■ **YOUR GOAL**: All lines below containing "What" are to be listed.
═══ RECORD SET
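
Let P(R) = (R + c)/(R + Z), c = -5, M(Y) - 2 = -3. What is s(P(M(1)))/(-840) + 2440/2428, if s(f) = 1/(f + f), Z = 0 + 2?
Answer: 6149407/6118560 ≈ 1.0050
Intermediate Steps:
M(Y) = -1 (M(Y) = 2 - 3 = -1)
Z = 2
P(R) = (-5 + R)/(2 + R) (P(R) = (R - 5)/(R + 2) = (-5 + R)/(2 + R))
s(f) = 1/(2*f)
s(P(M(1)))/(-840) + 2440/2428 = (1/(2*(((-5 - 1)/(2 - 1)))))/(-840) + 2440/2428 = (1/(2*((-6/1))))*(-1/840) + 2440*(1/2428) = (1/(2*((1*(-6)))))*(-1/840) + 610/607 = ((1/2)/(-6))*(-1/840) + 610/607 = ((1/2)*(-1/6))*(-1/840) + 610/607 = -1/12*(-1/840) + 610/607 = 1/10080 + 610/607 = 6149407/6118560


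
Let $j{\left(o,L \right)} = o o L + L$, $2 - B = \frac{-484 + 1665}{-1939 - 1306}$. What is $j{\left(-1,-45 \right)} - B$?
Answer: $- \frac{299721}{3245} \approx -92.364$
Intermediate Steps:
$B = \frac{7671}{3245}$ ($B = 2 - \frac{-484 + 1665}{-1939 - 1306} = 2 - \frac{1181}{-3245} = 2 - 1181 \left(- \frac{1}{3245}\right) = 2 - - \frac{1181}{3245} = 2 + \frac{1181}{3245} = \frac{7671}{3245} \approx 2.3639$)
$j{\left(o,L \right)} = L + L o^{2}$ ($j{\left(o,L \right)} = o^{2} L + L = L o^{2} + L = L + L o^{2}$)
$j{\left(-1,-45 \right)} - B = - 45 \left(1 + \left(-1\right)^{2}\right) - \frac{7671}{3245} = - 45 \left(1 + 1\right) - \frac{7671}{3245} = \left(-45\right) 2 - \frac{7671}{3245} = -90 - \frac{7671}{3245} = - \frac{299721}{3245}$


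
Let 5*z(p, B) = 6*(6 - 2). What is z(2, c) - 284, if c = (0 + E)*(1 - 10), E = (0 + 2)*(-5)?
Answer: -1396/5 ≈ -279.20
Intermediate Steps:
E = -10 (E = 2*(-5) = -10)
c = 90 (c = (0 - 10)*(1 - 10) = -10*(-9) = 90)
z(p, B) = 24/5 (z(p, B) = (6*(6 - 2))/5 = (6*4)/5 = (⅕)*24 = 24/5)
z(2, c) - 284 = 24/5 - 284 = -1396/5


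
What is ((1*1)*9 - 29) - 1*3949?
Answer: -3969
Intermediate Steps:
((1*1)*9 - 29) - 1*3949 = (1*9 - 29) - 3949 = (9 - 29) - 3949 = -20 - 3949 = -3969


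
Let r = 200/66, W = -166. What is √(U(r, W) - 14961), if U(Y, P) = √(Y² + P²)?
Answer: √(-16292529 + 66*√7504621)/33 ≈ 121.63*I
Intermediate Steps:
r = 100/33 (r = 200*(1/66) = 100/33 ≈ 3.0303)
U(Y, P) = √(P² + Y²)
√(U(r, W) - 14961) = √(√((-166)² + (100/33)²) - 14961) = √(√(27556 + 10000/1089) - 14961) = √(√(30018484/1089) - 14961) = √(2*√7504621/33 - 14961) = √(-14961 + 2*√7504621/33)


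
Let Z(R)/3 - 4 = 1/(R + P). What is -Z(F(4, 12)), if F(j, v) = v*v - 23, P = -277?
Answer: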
══════
■ **OUTPUT OF THE TASK**:
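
Let P(R) = (R + c)/(R + Z), c = -5, M(Y) - 2 = -3. What is s(P(M(1)))/(-840) + 2440/2428, if s(f) = 1/(f + f), Z = 0 + 2?
Let $j{\left(o,L \right)} = o o L + L$, $2 - B = \frac{-484 + 1665}{-1939 - 1306}$. What is $j{\left(-1,-45 \right)} - B$?
Let 5*z(p, B) = 6*(6 - 2). What is z(2, c) - 284, if c = (0 + E)*(1 - 10), E = (0 + 2)*(-5)?
What is ((1*1)*9 - 29) - 1*3949?
Let r = 200/66, W = -166. What is √(U(r, W) - 14961), if U(Y, P) = √(Y² + P²)?
Let Z(R)/3 - 4 = 1/(R + P). What is -Z(F(4, 12)), if F(j, v) = v*v - 23, P = -277?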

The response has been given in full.